▸ **PROBLEM REQUIREMENTS**
What lines in the records below include the word "from"? Return each one.
[DATA Boundary: Start]
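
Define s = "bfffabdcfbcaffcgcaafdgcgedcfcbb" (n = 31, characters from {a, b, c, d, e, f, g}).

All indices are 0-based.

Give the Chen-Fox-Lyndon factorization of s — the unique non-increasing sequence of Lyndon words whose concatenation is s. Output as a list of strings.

emit factor 1: 'bfff' (i=0, period=4)
emit factor 2: 'abdcfbcaffcgc' (i=4, period=13)
emit factor 3: 'aafdgcgedcfcbb' (i=17, period=14)

["bfff", "abdcfbcaffcgc", "aafdgcgedcfcbb"]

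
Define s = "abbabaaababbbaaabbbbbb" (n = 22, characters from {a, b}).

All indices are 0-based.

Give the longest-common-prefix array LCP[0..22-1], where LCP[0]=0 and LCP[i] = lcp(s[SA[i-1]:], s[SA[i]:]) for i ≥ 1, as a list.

[0, 4, 2, 3, 1, 3, 2, 3, 4, 0, 1, 5, 2, 3, 1, 2, 3, 2, 3, 3, 4, 5]

sorted suffixes:
  #0 SA[0]=5  'aaababbbaaabbbbbb'
  #1 SA[1]=13  'aaabbbbbb'
  #2 SA[2]=6  'aababbbaaabbbbbb'
  #3 SA[3]=14  'aabbbbbb'
  #4 SA[4]=3  'abaaababbbaaabbbbbb'
  #5 SA[5]=7  'ababbbaaabbbbbb'
  #6 SA[6]=0  'abbabaaababbbaaabbbbbb'
  #7 SA[7]=9  'abbbaaabbbbbb'
  #8 SA[8]=15  'abbbbbb'
  #9 SA[9]=21  'b'
  #10 SA[10]=4  'baaababbbaaabbbbbb'
  #11 SA[11]=12  'baaabbbbbb'
  #12 SA[12]=2  'babaaababbbaaabbbbbb'
  #13 SA[13]=8  'babbbaaabbbbbb'
  #14 SA[14]=20  'bb'
  #15 SA[15]=11  'bbaaabbbbbb'
  #16 SA[16]=1  'bbabaaababbbaaabbbbbb'
  #17 SA[17]=19  'bbb'
  #18 SA[18]=10  'bbbaaabbbbbb'
  #19 SA[19]=18  'bbbb'
  #20 SA[20]=17  'bbbbb'
  #21 SA[21]=16  'bbbbbb'

SA = [5, 13, 6, 14, 3, 7, 0, 9, 15, 21, 4, 12, 2, 8, 20, 11, 1, 19, 10, 18, 17, 16]
i: (SA[i-1],SA[i]) lcp shared
  1: (5,13) 4 'aaab'
  2: (13,6) 2 'aa'
  3: (6,14) 3 'aab'
  4: (14,3) 1 'a'
  5: (3,7) 3 'aba'
  6: (7,0) 2 'ab'
  7: (0,9) 3 'abb'
  8: (9,15) 4 'abbb'
  9: (15,21) 0 ''
  10: (21,4) 1 'b'
  11: (4,12) 5 'baaab'
  12: (12,2) 2 'ba'
  13: (2,8) 3 'bab'
  14: (8,20) 1 'b'
  15: (20,11) 2 'bb'
  16: (11,1) 3 'bba'
  17: (1,19) 2 'bb'
  18: (19,10) 3 'bbb'
  19: (10,18) 3 'bbb'
  20: (18,17) 4 'bbbb'
  21: (17,16) 5 'bbbbb'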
[DATA Boundary: End]
▸ **TASK RESULT**
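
Define s = "bfffabdcfbcaffcgcaafdgcgedcfcbb" (n = 31, characters from {a, b, c, d, e, f, g}).
Define s = "abbabaaababbbaaabbbbbb" (n = 22, characters from {a, b}).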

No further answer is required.